**EXERCISE DIRECTIONS**.
Repeat every record exactly.

--------------------

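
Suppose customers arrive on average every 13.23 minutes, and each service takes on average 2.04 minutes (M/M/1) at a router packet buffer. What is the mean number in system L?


λ = 60/13.23 = 4.5351 /hr
μ = 60/2.04 = 29.4118 /hr
ρ = λ/μ = 4.5351/29.4118 = 0.1542
L = ρ/(1−ρ) = 0.1542/0.8458 = 0.1823

Final: 0.1823


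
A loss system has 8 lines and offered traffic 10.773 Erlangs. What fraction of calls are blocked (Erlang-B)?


B(c,a) = (a^c/c!) / Σ_{k=0}^{c} a^k/k!
a^8/8! = 4499.588056
Σ terms (k=0..8): 1.00000 + 10.77300 + 58.02876 + 208.38129 + 561.22292 + 1209.21090 + 2171.13817 + 3341.38164 + 4499.58806 = 12060.724746
B = 4499.588056/12060.724746 = 0.373078

Final: 0.373078


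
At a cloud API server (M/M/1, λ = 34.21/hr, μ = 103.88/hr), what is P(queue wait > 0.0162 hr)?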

--------------------

**ANSWER BOX**.
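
Suppose customers arrive on average every 13.23 minutes, and each service takes on average 2.04 minutes (M/M/1) at a router packet buffer. What is the mean number in system L?


λ = 60/13.23 = 4.5351 /hr
μ = 60/2.04 = 29.4118 /hr
ρ = λ/μ = 4.5351/29.4118 = 0.1542
L = ρ/(1−ρ) = 0.1542/0.8458 = 0.1823

Final: 0.1823


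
A loss system has 8 lines and offered traffic 10.773 Erlangs. What fraction of calls are blocked (Erlang-B)?


B(c,a) = (a^c/c!) / Σ_{k=0}^{c} a^k/k!
a^8/8! = 4499.588056
Σ terms (k=0..8): 1.00000 + 10.77300 + 58.02876 + 208.38129 + 561.22292 + 1209.21090 + 2171.13817 + 3341.38164 + 4499.58806 = 12060.724746
B = 4499.588056/12060.724746 = 0.373078

Final: 0.373078


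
At a cloud API server (M/M/1, λ = 34.21/hr, μ = 103.88/hr), what is P(queue wait > 0.0162 hr)?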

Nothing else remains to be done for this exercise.